:: Records for the task ::
________________________________________
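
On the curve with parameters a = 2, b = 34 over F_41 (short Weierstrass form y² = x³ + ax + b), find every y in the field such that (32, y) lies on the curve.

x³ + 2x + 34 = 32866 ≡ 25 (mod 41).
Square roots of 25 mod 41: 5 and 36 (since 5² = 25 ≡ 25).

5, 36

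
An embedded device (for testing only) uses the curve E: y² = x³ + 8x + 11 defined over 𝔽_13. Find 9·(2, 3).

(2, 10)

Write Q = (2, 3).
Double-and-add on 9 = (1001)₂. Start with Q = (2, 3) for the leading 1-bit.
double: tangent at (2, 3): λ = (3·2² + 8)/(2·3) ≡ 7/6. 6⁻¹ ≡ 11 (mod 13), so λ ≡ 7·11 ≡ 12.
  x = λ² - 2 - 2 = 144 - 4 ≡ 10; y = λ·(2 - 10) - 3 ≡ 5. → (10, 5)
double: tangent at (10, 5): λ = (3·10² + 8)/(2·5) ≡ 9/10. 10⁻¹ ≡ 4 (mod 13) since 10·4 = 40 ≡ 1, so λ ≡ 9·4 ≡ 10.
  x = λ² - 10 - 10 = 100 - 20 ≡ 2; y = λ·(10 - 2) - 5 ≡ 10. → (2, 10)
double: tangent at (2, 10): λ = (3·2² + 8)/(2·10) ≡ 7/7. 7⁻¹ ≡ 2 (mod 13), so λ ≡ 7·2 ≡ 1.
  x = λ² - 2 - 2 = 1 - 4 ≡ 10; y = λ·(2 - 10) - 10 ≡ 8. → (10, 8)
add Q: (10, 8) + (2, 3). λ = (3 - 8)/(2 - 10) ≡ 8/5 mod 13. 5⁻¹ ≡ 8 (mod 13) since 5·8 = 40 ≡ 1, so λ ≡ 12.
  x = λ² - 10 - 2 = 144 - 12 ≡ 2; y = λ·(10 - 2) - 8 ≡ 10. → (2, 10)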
________________________________________
:: Task ::
Retype every line of the material exactly as given.

:: Written reply ::
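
On the curve with parameters a = 2, b = 34 over F_41 (short Weierstrass form y² = x³ + ax + b), find every y in the field such that (32, y) lies on the curve.

x³ + 2x + 34 = 32866 ≡ 25 (mod 41).
Square roots of 25 mod 41: 5 and 36 (since 5² = 25 ≡ 25).

5, 36

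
An embedded device (for testing only) uses the curve E: y² = x³ + 8x + 11 defined over 𝔽_13. Find 9·(2, 3).

(2, 10)

Write Q = (2, 3).
Double-and-add on 9 = (1001)₂. Start with Q = (2, 3) for the leading 1-bit.
double: tangent at (2, 3): λ = (3·2² + 8)/(2·3) ≡ 7/6. 6⁻¹ ≡ 11 (mod 13), so λ ≡ 7·11 ≡ 12.
  x = λ² - 2 - 2 = 144 - 4 ≡ 10; y = λ·(2 - 10) - 3 ≡ 5. → (10, 5)
double: tangent at (10, 5): λ = (3·10² + 8)/(2·5) ≡ 9/10. 10⁻¹ ≡ 4 (mod 13) since 10·4 = 40 ≡ 1, so λ ≡ 9·4 ≡ 10.
  x = λ² - 10 - 10 = 100 - 20 ≡ 2; y = λ·(10 - 2) - 5 ≡ 10. → (2, 10)
double: tangent at (2, 10): λ = (3·2² + 8)/(2·10) ≡ 7/7. 7⁻¹ ≡ 2 (mod 13), so λ ≡ 7·2 ≡ 1.
  x = λ² - 2 - 2 = 1 - 4 ≡ 10; y = λ·(2 - 10) - 10 ≡ 8. → (10, 8)
add Q: (10, 8) + (2, 3). λ = (3 - 8)/(2 - 10) ≡ 8/5 mod 13. 5⁻¹ ≡ 8 (mod 13) since 5·8 = 40 ≡ 1, so λ ≡ 12.
  x = λ² - 10 - 2 = 144 - 12 ≡ 2; y = λ·(10 - 2) - 8 ≡ 10. → (2, 10)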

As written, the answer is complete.